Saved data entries

= Beginning of Section =

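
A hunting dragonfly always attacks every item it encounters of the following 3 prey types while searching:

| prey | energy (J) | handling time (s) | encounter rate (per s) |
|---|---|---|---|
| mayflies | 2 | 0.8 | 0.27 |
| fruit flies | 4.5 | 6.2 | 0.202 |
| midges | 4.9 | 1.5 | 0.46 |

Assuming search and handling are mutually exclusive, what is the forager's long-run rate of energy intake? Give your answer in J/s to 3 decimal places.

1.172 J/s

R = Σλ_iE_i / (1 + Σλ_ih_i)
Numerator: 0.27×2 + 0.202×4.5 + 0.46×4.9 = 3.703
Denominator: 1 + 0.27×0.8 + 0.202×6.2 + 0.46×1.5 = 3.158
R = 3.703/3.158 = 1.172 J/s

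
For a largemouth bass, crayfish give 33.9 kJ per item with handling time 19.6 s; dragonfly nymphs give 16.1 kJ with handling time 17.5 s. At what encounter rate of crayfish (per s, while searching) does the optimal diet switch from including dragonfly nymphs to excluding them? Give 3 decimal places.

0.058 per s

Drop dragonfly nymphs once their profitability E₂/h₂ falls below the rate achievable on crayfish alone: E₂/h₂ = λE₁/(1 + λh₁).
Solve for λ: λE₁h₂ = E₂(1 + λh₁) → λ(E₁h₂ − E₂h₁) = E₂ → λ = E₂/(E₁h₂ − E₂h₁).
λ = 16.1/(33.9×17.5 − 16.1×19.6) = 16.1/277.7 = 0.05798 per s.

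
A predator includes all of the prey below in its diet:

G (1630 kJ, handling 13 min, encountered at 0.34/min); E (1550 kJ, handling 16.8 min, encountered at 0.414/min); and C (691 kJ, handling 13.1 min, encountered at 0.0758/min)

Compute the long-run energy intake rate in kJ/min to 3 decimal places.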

= End of Section =

**GOAL OF THE EXERCISE**
Find every line in the records above that holds the word "prey", and copy each one.

**YOUR RESPONSE**
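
A hunting dragonfly always attacks every item it encounters of the following 3 prey types while searching:
| prey | energy (J) | handling time (s) | encounter rate (per s) |
A predator includes all of the prey below in its diet: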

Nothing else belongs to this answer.